[Saved data entries]
--- START ---

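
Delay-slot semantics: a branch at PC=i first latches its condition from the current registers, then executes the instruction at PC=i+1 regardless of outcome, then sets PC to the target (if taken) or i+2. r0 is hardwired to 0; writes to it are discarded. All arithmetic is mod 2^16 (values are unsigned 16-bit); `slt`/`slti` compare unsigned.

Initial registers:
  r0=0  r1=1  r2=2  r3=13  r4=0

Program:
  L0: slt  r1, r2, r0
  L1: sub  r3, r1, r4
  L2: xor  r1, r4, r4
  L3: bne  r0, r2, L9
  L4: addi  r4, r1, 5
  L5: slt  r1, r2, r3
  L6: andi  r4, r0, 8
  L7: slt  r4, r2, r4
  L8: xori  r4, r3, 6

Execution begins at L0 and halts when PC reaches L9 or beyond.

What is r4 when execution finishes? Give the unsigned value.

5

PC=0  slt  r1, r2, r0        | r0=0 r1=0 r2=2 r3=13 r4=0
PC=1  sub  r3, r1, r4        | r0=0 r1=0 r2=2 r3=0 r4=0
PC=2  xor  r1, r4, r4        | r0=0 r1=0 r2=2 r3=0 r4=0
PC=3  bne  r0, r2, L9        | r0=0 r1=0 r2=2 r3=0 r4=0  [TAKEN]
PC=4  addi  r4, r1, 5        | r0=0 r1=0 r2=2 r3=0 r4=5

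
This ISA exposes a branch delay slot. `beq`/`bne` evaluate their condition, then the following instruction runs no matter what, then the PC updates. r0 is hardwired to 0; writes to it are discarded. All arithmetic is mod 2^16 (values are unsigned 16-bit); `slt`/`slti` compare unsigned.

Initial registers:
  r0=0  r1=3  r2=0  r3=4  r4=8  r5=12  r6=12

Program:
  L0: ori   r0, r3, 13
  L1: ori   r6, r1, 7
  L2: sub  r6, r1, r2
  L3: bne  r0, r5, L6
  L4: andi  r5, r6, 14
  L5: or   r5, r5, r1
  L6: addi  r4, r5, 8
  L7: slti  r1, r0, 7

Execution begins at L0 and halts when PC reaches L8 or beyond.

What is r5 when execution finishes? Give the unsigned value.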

--- END ---
--- START ---

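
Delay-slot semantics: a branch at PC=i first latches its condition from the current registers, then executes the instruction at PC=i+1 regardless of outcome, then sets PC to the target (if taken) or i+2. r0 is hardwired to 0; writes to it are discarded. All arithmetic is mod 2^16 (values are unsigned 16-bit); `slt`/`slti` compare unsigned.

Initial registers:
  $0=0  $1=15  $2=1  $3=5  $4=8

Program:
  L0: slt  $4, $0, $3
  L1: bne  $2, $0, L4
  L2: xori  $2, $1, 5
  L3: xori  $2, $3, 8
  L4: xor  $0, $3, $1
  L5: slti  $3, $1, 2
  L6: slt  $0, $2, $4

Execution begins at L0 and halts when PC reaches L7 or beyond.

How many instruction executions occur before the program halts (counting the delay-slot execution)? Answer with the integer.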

--- END ---

*Requirement*.
Counting only lines that hold "begins", state how many appear in the records, and give nothing but the number.

*Task output*.
3